→ **WORK REQUIRED**
Only lines holding "give" are wanted; copy each of them from the records below.

→ **MATERIAL TO PROCESS**
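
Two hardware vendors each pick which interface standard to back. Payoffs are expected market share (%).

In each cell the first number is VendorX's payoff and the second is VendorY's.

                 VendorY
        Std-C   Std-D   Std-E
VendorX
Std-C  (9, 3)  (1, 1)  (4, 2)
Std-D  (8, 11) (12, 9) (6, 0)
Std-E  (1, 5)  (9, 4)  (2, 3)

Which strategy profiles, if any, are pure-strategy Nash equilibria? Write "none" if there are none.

Pure NE: (Std-C, Std-C)

VendorX against Std-C: payoffs 9, 8, 1 → best response Std-C.
VendorX against Std-D: payoffs 1, 12, 9 → best response Std-D.
VendorX against Std-E: payoffs 4, 6, 2 → best response Std-D.
VendorY against Std-C: payoffs 3, 1, 2 → best response Std-C.
VendorY against Std-D: payoffs 11, 9, 0 → best response Std-C.
VendorY against Std-E: payoffs 5, 4, 3 → best response Std-C.
Mutual best responses: (Std-C, Std-C).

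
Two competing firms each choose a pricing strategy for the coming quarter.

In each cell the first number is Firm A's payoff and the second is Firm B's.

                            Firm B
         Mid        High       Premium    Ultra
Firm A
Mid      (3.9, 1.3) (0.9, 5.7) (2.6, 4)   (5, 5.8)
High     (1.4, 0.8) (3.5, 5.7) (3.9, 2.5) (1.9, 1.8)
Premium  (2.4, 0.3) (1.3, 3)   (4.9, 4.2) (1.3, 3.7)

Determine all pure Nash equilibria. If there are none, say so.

Pure-strategy Nash equilibria: (Mid, Ultra), (High, High), (Premium, Premium)

(Mid, Mid): Firm B can switch to High (1.3 → 5.7). Not NE.
(Mid, High): Firm A can switch to High (0.9 → 3.5). Not NE.
(Mid, Premium): Firm A can switch to High (2.6 → 3.9). Not NE.
(Mid, Ultra): Firm A gets 5, best alternative 1.9; Firm B gets 5.8, best alternative 5.7. No profitable deviation — NE.
(High, Mid): Firm A can switch to Mid (1.4 → 3.9). Not NE.
(High, High): Firm A gets 3.5, best alternative 1.3; Firm B gets 5.7, best alternative 2.5. No profitable deviation — NE.
(High, Premium): Firm A can switch to Premium (3.9 → 4.9). Not NE.
(High, Ultra): Firm A can switch to Mid (1.9 → 5). Not NE.
(Premium, Mid): Firm A can switch to Mid (2.4 → 3.9). Not NE.
(Premium, High): Firm A can switch to High (1.3 → 3.5). Not NE.
(Premium, Premium): Firm A gets 4.9, best alternative 3.9; Firm B gets 4.2, best alternative 3.7. No profitable deviation — NE.
(The remaining 1 profile has a profitable deviation by the same check.)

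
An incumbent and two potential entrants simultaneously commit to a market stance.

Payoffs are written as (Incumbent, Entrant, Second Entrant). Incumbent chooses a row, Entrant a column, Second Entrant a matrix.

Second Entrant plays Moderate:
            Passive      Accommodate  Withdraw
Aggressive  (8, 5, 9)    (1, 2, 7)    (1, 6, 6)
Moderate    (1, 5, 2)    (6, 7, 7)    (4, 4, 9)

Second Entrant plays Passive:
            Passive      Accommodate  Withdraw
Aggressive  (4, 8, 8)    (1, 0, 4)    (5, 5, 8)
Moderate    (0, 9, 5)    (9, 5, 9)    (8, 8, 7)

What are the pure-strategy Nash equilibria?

No pure-strategy Nash equilibrium.

(Aggressive, Passive, Moderate): Entrant can switch to Withdraw (5 → 6). Not NE.
(Aggressive, Passive, Passive): Second Entrant can switch to Moderate (8 → 9). Not NE.
(Aggressive, Accommodate, Moderate): Incumbent can switch to Moderate (1 → 6). Not NE.
(Aggressive, Accommodate, Passive): Incumbent can switch to Moderate (1 → 9). Not NE.
(Aggressive, Withdraw, Moderate): Incumbent can switch to Moderate (1 → 4). Not NE.
(Aggressive, Withdraw, Passive): Incumbent can switch to Moderate (5 → 8). Not NE.
(The remaining 6 profiles each have a profitable deviation by the same check.)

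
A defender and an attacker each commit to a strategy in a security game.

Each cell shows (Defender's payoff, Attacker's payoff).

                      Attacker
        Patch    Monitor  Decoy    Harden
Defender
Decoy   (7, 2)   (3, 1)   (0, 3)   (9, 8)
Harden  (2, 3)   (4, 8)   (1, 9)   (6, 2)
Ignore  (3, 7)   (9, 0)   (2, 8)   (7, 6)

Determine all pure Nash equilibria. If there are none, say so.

The pure Nash equilibria are (Decoy, Harden), (Ignore, Decoy).

Defender against Patch: payoffs 7, 2, 3 → best response Decoy.
Defender against Monitor: payoffs 3, 4, 9 → best response Ignore.
Defender against Decoy: payoffs 0, 1, 2 → best response Ignore.
Defender against Harden: payoffs 9, 6, 7 → best response Decoy.
Attacker against Decoy: payoffs 2, 1, 3, 8 → best response Harden.
Attacker against Harden: payoffs 3, 8, 9, 2 → best response Decoy.
Attacker against Ignore: payoffs 7, 0, 8, 6 → best response Decoy.
Mutual best responses: (Decoy, Harden); (Ignore, Decoy).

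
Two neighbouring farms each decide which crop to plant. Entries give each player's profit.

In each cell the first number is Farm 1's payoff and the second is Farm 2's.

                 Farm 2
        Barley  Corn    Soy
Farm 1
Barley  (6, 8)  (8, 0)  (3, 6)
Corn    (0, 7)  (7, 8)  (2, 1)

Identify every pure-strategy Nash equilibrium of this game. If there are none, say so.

The unique pure-strategy Nash equilibrium is (Barley, Barley).

(Barley, Barley): Farm 1 gets 6, best alternative 0; Farm 2 gets 8, best alternative 6. No profitable deviation — NE.
(Barley, Corn): Farm 2 can switch to Barley (0 → 8). Not NE.
(Barley, Soy): Farm 2 can switch to Barley (6 → 8). Not NE.
(Corn, Barley): Farm 1 can switch to Barley (0 → 6). Not NE.
(Corn, Corn): Farm 1 can switch to Barley (7 → 8). Not NE.
(Corn, Soy): Farm 1 can switch to Barley (2 → 3). Not NE.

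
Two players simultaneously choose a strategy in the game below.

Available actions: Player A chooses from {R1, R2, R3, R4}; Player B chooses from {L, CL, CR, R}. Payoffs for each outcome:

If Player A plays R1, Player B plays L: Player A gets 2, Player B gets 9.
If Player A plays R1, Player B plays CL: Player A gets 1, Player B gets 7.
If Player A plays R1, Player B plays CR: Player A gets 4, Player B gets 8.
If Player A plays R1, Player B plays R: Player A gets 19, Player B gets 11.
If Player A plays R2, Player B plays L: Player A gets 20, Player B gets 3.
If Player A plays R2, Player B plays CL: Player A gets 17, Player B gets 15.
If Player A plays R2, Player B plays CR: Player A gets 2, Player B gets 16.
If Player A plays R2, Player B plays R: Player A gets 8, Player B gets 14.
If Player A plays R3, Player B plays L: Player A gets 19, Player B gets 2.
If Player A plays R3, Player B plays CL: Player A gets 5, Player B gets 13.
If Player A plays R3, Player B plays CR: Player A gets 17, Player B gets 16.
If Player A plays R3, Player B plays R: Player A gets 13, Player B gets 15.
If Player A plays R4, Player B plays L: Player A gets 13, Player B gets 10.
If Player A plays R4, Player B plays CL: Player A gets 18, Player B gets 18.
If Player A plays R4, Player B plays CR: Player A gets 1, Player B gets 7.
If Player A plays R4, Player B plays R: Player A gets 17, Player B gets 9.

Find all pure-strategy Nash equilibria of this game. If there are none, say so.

(R1, L): Player A can switch to R2 (2 → 20). Not NE.
(R1, CL): Player A can switch to R2 (1 → 17). Not NE.
(R1, CR): Player A can switch to R3 (4 → 17). Not NE.
(R1, R): Player A gets 19, best alternative 17; Player B gets 11, best alternative 9. No profitable deviation — NE.
(R2, L): Player B can switch to CL (3 → 15). Not NE.
(R2, CL): Player A can switch to R4 (17 → 18). Not NE.
(R2, CR): Player A can switch to R1 (2 → 4). Not NE.
(R2, R): Player A can switch to R1 (8 → 19). Not NE.
(R3, L): Player A can switch to R2 (19 → 20). Not NE.
(R3, CL): Player A can switch to R2 (5 → 17). Not NE.
(R3, CR): Player A gets 17, best alternative 4; Player B gets 16, best alternative 15. No profitable deviation — NE.
(R3, R): Player A can switch to R1 (13 → 19). Not NE.
(R4, L): Player A can switch to R2 (13 → 20). Not NE.
(R4, CL): Player A gets 18, best alternative 17; Player B gets 18, best alternative 10. No profitable deviation — NE.
(R4, CR): Player A can switch to R1 (1 → 4). Not NE.
(The remaining 1 profile has a profitable deviation by the same check.)

Pure-strategy Nash equilibria: (R1, R) and (R3, CR) and (R4, CL)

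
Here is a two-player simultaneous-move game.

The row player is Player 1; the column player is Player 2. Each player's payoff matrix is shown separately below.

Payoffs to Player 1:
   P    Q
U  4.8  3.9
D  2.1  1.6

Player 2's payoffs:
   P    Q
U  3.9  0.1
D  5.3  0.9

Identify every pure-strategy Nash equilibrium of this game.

Mark each player's best response to every combination of opponents' strategies; a profile where every player is best-responding is a pure Nash equilibrium.
Player 1 against P: payoffs 4.8, 2.1 → best response U.
Player 1 against Q: payoffs 3.9, 1.6 → best response U.
Player 2 against U: payoffs 3.9, 0.1 → best response P.
Player 2 against D: payoffs 5.3, 0.9 → best response P.
Mutual best responses: (U, P).

Pure NE: (U, P)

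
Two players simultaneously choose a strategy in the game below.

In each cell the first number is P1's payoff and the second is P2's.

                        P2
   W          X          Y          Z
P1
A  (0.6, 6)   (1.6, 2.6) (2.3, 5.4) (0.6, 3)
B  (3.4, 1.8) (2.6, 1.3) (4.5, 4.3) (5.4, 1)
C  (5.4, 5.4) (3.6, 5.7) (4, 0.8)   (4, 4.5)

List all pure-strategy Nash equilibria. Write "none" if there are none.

(B, Y); (C, X)

P1 against W: payoffs 0.6, 3.4, 5.4 → best response C.
P1 against X: payoffs 1.6, 2.6, 3.6 → best response C.
P1 against Y: payoffs 2.3, 4.5, 4 → best response B.
P1 against Z: payoffs 0.6, 5.4, 4 → best response B.
P2 against A: payoffs 6, 2.6, 5.4, 3 → best response W.
P2 against B: payoffs 1.8, 1.3, 4.3, 1 → best response Y.
P2 against C: payoffs 5.4, 5.7, 0.8, 4.5 → best response X.
Mutual best responses: (B, Y); (C, X).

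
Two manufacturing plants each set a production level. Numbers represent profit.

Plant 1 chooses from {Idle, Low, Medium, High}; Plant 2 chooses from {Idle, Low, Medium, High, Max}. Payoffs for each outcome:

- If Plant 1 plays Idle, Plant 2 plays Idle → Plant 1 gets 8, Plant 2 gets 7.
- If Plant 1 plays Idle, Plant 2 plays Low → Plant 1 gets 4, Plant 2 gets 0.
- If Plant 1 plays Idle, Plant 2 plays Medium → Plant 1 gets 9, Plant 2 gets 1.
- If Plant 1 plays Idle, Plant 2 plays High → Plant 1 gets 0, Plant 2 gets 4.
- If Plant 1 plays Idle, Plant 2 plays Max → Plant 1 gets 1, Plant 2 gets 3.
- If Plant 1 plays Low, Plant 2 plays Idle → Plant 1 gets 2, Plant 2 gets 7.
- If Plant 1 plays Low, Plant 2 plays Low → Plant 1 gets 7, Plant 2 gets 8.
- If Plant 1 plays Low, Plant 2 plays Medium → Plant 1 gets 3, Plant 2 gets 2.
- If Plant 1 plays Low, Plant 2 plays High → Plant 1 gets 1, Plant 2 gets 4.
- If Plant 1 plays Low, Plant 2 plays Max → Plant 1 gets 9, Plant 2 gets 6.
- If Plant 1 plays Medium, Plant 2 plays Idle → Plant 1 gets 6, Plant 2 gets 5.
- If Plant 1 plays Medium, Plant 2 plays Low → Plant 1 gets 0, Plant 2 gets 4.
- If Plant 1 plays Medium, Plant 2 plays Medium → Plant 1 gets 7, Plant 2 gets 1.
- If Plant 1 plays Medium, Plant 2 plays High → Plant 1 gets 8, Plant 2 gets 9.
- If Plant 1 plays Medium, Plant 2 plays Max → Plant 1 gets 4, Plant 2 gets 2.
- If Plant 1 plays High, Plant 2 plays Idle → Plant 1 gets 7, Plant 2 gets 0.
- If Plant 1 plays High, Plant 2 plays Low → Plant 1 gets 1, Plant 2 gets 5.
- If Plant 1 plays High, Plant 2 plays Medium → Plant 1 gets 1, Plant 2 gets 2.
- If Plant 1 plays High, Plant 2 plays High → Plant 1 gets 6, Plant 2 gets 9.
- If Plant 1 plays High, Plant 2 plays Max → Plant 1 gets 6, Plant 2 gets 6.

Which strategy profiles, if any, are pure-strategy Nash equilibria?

(Idle, Idle) and (Low, Low) and (Medium, High)

Plant 1 against Idle: payoffs 8, 2, 6, 7 → best response Idle.
Plant 1 against Low: payoffs 4, 7, 0, 1 → best response Low.
Plant 1 against Medium: payoffs 9, 3, 7, 1 → best response Idle.
Plant 1 against High: payoffs 0, 1, 8, 6 → best response Medium.
Plant 1 against Max: payoffs 1, 9, 4, 6 → best response Low.
Plant 2 against Idle: payoffs 7, 0, 1, 4, 3 → best response Idle.
Plant 2 against Low: payoffs 7, 8, 2, 4, 6 → best response Low.
Plant 2 against Medium: payoffs 5, 4, 1, 9, 2 → best response High.
Plant 2 against High: payoffs 0, 5, 2, 9, 6 → best response High.
Mutual best responses: (Idle, Idle); (Low, Low); (Medium, High).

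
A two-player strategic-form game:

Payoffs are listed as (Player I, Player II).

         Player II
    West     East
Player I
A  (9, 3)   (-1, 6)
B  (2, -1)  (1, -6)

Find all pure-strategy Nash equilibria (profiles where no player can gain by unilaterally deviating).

(A, West): Player II can switch to East (3 → 6). Not NE.
(A, East): Player I can switch to B (-1 → 1). Not NE.
(B, West): Player I can switch to A (2 → 9). Not NE.
(B, East): Player II can switch to West (-6 → -1). Not NE.

This game has no pure Nash equilibrium.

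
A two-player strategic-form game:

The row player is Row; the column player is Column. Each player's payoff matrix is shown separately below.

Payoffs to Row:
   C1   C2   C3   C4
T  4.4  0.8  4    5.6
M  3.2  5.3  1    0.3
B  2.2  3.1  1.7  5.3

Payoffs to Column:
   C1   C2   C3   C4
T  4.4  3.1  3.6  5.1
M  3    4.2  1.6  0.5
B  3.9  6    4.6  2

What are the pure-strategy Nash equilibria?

(T, C4), (M, C2)

Row against C1: payoffs 4.4, 3.2, 2.2 → best response T.
Row against C2: payoffs 0.8, 5.3, 3.1 → best response M.
Row against C3: payoffs 4, 1, 1.7 → best response T.
Row against C4: payoffs 5.6, 0.3, 5.3 → best response T.
Column against T: payoffs 4.4, 3.1, 3.6, 5.1 → best response C4.
Column against M: payoffs 3, 4.2, 1.6, 0.5 → best response C2.
Column against B: payoffs 3.9, 6, 4.6, 2 → best response C2.
Mutual best responses: (T, C4); (M, C2).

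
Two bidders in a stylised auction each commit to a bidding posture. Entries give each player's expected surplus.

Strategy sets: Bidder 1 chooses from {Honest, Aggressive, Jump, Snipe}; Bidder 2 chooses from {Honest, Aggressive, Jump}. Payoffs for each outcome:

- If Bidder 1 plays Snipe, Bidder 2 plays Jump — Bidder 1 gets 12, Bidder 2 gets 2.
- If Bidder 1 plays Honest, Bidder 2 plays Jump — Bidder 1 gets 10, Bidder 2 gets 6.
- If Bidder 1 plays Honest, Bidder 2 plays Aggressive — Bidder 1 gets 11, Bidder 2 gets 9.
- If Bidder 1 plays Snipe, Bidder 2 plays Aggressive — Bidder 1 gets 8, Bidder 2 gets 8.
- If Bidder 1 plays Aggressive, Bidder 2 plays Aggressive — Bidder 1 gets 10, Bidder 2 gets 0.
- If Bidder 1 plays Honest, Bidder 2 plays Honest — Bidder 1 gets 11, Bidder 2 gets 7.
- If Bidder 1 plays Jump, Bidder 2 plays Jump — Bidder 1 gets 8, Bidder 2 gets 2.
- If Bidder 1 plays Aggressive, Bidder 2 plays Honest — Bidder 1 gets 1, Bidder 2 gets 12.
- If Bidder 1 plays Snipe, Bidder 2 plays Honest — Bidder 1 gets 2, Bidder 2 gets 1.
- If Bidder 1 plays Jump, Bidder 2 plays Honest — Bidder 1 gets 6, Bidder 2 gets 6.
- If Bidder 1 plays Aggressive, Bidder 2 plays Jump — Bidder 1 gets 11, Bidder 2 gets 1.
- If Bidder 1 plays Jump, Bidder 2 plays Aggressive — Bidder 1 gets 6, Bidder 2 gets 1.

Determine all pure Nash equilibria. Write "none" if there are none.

Pure NE: (Honest, Aggressive)

(Honest, Honest): Bidder 2 can switch to Aggressive (7 → 9). Not NE.
(Honest, Aggressive): Bidder 1 gets 11, best alternative 10; Bidder 2 gets 9, best alternative 7. No profitable deviation — NE.
(Honest, Jump): Bidder 1 can switch to Aggressive (10 → 11). Not NE.
(Aggressive, Honest): Bidder 1 can switch to Honest (1 → 11). Not NE.
(Aggressive, Aggressive): Bidder 1 can switch to Honest (10 → 11). Not NE.
(Aggressive, Jump): Bidder 1 can switch to Snipe (11 → 12). Not NE.
(Jump, Honest): Bidder 1 can switch to Honest (6 → 11). Not NE.
(The remaining 5 profiles each have a profitable deviation by the same check.)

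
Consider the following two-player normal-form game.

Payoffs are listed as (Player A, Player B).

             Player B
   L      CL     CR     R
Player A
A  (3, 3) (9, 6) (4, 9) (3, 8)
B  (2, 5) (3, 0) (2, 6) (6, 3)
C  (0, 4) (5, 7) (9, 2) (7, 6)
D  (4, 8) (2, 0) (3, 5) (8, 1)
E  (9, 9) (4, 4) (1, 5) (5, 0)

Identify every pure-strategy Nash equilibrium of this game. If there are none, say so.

The unique pure-strategy Nash equilibrium is (E, L).

Player A against L: payoffs 3, 2, 0, 4, 9 → best response E.
Player A against CL: payoffs 9, 3, 5, 2, 4 → best response A.
Player A against CR: payoffs 4, 2, 9, 3, 1 → best response C.
Player A against R: payoffs 3, 6, 7, 8, 5 → best response D.
Player B against A: payoffs 3, 6, 9, 8 → best response CR.
Player B against B: payoffs 5, 0, 6, 3 → best response CR.
Player B against C: payoffs 4, 7, 2, 6 → best response CL.
Player B against D: payoffs 8, 0, 5, 1 → best response L.
Player B against E: payoffs 9, 4, 5, 0 → best response L.
Mutual best responses: (E, L).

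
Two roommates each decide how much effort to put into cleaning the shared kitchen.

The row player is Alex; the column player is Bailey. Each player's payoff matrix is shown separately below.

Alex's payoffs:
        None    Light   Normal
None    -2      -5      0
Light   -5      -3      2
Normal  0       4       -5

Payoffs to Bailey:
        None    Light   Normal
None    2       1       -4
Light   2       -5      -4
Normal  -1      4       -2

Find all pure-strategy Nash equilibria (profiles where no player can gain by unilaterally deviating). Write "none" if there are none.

(Normal, Light)

(None, None): Alex can switch to Normal (-2 → 0). Not NE.
(None, Light): Alex can switch to Light (-5 → -3). Not NE.
(None, Normal): Alex can switch to Light (0 → 2). Not NE.
(Light, None): Alex can switch to None (-5 → -2). Not NE.
(Light, Light): Alex can switch to Normal (-3 → 4). Not NE.
(Light, Normal): Bailey can switch to None (-4 → 2). Not NE.
(Normal, None): Bailey can switch to Light (-1 → 4). Not NE.
(Normal, Light): Alex gets 4, best alternative -3; Bailey gets 4, best alternative -1. No profitable deviation — NE.
(Normal, Normal): Alex can switch to None (-5 → 0). Not NE.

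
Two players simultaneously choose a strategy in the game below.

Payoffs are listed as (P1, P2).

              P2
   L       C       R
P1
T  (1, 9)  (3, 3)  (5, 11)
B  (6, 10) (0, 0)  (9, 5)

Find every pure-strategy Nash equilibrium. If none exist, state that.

Pure NE: (B, L)

(T, L): P1 can switch to B (1 → 6). Not NE.
(T, C): P2 can switch to L (3 → 9). Not NE.
(T, R): P1 can switch to B (5 → 9). Not NE.
(B, L): P1 gets 6, best alternative 1; P2 gets 10, best alternative 5. No profitable deviation — NE.
(B, C): P1 can switch to T (0 → 3). Not NE.
(B, R): P2 can switch to L (5 → 10). Not NE.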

→ **EXERCISE SOLUTION**
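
Two neighbouring farms each decide which crop to plant. Entries give each player's profit.
Two bidders in a stylised auction each commit to a bidding posture. Entries give each player's expected surplus.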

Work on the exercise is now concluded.